* [Required work]: Copy out each line of the entries where the word "corner" is present.

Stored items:
┄┄┄┄┄┄

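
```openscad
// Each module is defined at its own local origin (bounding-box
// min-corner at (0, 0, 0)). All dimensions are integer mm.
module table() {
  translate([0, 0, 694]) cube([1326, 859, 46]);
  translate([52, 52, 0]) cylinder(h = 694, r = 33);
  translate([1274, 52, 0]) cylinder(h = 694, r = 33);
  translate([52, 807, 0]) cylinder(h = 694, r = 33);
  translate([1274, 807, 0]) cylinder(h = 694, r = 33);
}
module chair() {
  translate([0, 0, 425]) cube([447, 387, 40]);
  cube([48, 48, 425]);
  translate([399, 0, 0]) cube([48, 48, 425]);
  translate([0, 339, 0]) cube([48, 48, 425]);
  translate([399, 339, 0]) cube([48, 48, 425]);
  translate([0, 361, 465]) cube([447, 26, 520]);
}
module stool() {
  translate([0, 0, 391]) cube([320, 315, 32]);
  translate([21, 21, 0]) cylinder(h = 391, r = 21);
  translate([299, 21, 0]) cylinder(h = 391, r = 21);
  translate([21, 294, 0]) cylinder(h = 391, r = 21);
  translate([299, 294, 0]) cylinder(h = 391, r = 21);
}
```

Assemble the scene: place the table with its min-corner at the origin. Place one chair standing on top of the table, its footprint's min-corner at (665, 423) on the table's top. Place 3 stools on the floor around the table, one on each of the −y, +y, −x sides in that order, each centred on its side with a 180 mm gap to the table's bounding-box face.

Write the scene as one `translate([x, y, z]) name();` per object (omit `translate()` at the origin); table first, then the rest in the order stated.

table();
translate([665, 423, 740]) chair();
translate([503, -495, 0]) stool();
translate([503, 1039, 0]) stool();
translate([-500, 272, 0]) stool();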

┄┄┄┄┄┄

* [The completed task]:
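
// min-corner at (0, 0, 0)). All dimensions are integer mm.
Assemble the scene: place the table with its min-corner at the origin. Place one chair standing on top of the table, its footprint's min-corner at (665, 423) on the table's top. Place 3 stools on the floor around the table, one on each of the −y, +y, −x sides in that order, each centred on its side with a 180 mm gap to the table's bounding-box face.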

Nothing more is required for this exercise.